'''

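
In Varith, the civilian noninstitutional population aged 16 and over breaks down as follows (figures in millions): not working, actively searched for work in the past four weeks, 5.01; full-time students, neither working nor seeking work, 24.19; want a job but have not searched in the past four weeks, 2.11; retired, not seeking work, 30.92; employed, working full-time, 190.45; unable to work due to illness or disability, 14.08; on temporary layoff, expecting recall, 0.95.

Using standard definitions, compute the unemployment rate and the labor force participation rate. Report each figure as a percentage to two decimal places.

Employed = 190.45 million.
Unemployed = 5.01 + 0.95 = 5.96 million (jobless and actively searching, or on temporary layoff).
Labor force = 190.45 + 5.96 = 196.41 million.
Not in labor force = 24.19 + 2.11 + 30.92 + 14.08 = 71.30 million (those not working and not actively searching are outside the labor force — including those who want a job but have given up searching).
Civilian working-age population = 196.41 + 71.30 = 267.71 million.
Unemployment rate = 5.96 / 196.41 = 3.03%.
Labor force participation rate = 196.41 / 267.71 = 73.37%.

Unemployment rate ≈ 3.03%; labor force participation rate ≈ 73.37%.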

'''

__Exercise brief__
Please transcribe every entry above exactly as it appears.

__Result of this exercise__
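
In Varith, the civilian noninstitutional population aged 16 and over breaks down as follows (figures in millions): not working, actively searched for work in the past four weeks, 5.01; full-time students, neither working nor seeking work, 24.19; want a job but have not searched in the past four weeks, 2.11; retired, not seeking work, 30.92; employed, working full-time, 190.45; unable to work due to illness or disability, 14.08; on temporary layoff, expecting recall, 0.95.

Using standard definitions, compute the unemployment rate and the labor force participation rate. Report each figure as a percentage to two decimal places.

Employed = 190.45 million.
Unemployed = 5.01 + 0.95 = 5.96 million (jobless and actively searching, or on temporary layoff).
Labor force = 190.45 + 5.96 = 196.41 million.
Not in labor force = 24.19 + 2.11 + 30.92 + 14.08 = 71.30 million (those not working and not actively searching are outside the labor force — including those who want a job but have given up searching).
Civilian working-age population = 196.41 + 71.30 = 267.71 million.
Unemployment rate = 5.96 / 196.41 = 3.03%.
Labor force participation rate = 196.41 / 267.71 = 73.37%.

Unemployment rate ≈ 3.03%; labor force participation rate ≈ 73.37%.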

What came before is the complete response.